What needs to be done: Copy each line that includes the string "grammar" from the material into your answer.

Study material:

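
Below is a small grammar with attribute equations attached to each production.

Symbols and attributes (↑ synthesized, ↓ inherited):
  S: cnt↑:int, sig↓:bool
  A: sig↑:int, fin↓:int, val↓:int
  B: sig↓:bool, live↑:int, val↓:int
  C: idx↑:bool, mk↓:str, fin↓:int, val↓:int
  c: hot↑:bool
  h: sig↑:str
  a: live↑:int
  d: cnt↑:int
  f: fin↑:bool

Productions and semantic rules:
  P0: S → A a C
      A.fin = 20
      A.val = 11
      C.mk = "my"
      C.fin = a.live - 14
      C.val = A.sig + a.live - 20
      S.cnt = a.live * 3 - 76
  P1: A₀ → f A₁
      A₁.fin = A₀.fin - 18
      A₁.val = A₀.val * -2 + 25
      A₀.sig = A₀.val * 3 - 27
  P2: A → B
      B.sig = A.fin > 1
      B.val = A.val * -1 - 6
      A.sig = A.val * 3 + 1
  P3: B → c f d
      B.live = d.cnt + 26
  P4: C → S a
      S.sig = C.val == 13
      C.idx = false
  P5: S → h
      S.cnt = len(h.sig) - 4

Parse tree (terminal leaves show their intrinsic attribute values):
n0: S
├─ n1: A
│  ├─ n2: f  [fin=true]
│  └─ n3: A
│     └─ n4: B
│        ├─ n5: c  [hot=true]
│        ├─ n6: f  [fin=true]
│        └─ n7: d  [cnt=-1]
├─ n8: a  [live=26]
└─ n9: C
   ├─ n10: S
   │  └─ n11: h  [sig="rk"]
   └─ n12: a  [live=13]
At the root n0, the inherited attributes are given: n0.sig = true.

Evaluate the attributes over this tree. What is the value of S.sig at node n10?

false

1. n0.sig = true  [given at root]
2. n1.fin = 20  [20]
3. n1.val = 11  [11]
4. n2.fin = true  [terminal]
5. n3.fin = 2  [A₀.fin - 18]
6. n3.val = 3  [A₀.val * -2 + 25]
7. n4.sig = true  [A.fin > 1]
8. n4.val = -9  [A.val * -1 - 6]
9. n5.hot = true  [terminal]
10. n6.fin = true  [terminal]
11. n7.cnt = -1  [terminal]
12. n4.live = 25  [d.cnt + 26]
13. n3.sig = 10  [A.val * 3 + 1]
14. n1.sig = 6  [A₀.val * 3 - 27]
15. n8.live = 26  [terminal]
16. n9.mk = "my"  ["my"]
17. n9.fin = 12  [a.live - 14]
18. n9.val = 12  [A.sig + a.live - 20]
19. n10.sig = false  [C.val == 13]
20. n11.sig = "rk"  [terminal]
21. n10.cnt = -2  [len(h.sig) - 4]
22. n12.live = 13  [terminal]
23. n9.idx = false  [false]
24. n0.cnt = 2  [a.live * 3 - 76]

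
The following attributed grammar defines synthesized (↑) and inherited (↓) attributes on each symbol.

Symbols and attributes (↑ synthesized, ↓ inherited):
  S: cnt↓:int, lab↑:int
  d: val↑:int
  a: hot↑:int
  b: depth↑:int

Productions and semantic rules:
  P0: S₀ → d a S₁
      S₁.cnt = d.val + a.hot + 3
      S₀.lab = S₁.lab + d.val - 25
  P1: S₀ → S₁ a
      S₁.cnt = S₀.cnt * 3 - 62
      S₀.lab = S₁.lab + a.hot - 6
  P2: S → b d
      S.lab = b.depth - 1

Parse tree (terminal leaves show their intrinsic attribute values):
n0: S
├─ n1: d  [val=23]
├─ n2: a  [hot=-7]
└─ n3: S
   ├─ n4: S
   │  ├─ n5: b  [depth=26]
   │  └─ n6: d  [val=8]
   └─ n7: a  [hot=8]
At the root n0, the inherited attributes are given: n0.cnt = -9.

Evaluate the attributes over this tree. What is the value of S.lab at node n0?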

Problem solution:
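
Below is a small grammar with attribute equations attached to each production.
The following attributed grammar defines synthesized (↑) and inherited (↓) attributes on each symbol.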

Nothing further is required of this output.